• **Exercise objective**: Here is a block of records. Copy every line in it that includes "accessibility".

• **Data listing**:
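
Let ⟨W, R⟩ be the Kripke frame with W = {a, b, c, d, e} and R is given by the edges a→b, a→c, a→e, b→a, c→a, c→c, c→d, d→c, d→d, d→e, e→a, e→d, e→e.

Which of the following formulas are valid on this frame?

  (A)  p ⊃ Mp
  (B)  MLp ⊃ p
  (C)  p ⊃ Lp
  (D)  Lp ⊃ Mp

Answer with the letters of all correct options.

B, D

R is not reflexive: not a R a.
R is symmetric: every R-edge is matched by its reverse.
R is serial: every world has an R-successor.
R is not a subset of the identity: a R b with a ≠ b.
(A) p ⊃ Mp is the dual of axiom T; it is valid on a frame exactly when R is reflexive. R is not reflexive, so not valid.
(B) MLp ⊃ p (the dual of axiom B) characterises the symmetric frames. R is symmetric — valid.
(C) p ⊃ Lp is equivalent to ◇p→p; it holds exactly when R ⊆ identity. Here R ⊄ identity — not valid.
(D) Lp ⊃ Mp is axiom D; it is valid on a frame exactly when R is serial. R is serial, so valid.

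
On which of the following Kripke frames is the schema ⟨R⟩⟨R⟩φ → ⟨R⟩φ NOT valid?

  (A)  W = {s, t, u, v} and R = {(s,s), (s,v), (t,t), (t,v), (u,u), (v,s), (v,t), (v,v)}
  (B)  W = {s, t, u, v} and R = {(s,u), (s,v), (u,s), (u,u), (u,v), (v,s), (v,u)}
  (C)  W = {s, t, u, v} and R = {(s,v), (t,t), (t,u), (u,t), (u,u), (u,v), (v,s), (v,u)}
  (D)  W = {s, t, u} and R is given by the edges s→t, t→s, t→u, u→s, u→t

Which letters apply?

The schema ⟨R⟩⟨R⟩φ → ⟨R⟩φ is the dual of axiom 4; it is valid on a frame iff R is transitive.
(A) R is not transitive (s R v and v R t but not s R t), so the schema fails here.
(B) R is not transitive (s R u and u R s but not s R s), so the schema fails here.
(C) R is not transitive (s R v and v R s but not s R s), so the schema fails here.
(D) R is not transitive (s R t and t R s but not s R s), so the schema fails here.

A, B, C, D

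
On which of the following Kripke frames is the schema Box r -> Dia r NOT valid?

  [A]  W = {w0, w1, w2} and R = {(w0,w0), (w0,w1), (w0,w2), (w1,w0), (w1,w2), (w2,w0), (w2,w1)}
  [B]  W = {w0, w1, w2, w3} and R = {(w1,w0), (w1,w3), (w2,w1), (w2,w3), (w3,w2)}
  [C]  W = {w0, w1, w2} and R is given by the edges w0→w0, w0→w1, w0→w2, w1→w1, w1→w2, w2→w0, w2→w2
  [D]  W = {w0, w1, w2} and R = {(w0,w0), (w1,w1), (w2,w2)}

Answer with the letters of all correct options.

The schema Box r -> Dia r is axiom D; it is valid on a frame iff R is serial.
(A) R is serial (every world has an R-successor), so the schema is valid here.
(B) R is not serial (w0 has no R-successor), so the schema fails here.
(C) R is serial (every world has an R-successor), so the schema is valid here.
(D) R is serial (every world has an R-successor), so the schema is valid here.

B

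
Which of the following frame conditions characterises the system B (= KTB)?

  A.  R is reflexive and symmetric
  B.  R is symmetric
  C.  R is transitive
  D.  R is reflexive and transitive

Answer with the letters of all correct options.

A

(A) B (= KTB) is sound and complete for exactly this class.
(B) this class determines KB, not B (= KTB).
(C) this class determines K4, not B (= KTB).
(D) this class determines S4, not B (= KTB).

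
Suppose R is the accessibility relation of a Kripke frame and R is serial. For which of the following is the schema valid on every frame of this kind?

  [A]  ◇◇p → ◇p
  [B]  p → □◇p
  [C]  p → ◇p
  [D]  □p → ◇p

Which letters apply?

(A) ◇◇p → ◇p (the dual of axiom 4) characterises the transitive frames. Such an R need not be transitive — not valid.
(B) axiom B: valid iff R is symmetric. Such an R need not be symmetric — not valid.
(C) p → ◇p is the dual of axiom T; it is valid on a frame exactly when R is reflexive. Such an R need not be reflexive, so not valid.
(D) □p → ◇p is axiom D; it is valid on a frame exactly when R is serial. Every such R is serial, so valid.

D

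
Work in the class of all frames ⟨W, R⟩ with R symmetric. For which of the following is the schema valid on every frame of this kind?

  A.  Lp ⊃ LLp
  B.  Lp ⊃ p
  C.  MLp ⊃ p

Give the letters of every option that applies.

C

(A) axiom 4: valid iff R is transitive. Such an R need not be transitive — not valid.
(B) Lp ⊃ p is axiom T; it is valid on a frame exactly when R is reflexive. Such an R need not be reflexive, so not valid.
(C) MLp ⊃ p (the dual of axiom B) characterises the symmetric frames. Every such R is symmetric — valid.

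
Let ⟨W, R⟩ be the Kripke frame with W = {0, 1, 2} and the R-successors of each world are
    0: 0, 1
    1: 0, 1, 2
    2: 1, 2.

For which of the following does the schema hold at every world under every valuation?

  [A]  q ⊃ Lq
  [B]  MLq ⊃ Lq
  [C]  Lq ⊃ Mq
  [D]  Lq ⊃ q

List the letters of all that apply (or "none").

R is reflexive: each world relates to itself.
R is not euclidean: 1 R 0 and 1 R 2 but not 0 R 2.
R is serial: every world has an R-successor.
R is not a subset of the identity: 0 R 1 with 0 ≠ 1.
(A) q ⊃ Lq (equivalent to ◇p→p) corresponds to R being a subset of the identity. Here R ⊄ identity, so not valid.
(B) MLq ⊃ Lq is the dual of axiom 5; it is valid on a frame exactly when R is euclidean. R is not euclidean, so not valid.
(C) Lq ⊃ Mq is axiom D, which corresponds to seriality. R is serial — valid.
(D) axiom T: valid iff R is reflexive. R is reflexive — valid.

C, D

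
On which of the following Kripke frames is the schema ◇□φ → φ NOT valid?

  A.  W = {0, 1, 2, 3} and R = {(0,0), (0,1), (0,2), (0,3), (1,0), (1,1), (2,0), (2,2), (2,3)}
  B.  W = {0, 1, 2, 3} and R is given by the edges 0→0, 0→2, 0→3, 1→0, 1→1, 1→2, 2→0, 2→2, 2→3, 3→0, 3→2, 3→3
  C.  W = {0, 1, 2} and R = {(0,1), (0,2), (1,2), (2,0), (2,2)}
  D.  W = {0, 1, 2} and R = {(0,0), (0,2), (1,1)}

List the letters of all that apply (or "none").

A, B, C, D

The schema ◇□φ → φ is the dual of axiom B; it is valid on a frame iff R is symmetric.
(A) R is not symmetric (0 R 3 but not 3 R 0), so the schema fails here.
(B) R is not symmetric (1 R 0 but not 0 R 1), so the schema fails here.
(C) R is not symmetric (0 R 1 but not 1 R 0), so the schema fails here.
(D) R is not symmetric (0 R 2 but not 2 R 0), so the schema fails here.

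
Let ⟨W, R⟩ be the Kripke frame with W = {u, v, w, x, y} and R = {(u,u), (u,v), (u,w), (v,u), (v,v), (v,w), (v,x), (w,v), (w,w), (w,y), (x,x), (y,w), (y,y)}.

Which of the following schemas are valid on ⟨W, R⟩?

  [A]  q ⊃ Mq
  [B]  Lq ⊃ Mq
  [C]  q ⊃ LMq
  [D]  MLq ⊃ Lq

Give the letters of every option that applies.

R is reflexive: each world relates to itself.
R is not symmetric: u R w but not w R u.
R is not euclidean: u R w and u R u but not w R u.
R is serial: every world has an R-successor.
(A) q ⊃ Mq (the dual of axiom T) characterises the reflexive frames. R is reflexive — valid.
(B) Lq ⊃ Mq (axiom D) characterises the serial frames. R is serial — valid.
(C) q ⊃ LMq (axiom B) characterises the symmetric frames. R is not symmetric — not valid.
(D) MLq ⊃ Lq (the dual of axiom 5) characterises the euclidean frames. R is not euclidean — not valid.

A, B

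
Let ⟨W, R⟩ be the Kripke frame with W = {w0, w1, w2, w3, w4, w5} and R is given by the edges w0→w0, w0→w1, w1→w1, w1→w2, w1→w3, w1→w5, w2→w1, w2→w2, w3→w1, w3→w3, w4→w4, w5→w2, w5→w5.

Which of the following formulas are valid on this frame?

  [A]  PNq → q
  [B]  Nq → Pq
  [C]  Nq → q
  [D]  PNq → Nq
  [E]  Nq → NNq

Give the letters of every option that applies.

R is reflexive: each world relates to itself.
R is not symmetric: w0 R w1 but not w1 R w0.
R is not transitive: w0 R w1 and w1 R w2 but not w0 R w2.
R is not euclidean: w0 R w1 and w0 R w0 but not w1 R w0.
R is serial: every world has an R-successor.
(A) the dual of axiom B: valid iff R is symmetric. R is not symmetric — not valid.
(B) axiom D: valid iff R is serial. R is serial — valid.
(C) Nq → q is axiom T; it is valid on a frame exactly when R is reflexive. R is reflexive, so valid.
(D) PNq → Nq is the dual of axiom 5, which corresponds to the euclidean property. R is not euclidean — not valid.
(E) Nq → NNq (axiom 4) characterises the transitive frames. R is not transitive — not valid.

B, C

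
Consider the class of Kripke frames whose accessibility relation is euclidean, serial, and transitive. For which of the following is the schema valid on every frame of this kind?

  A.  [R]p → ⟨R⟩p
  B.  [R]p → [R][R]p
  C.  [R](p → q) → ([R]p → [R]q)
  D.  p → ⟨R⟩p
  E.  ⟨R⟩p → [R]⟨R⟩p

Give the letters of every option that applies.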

• **Solution**:
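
Suppose R is the accessibility relation of a Kripke frame and R is serial. For which of the following is the schema valid on every frame of this kind?
Consider the class of Kripke frames whose accessibility relation is euclidean, serial, and transitive. For which of the following is the schema valid on every frame of this kind?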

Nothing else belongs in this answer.